Be exact. Print each record as it stands.

[Data for the task Boundary: Start]

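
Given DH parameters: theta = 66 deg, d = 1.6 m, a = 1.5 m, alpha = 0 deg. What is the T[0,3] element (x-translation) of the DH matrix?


T[0,3] = a * cos(theta)
= 1.5 * cos(66 deg)
= 1.5 * 0.4067
= 0.6101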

[Data for the task Boundary: End]

> Output below
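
Given DH parameters: theta = 66 deg, d = 1.6 m, a = 1.5 m, alpha = 0 deg. What is the T[0,3] element (x-translation) of the DH matrix?


T[0,3] = a * cos(theta)
= 1.5 * cos(66 deg)
= 1.5 * 0.4067
= 0.6101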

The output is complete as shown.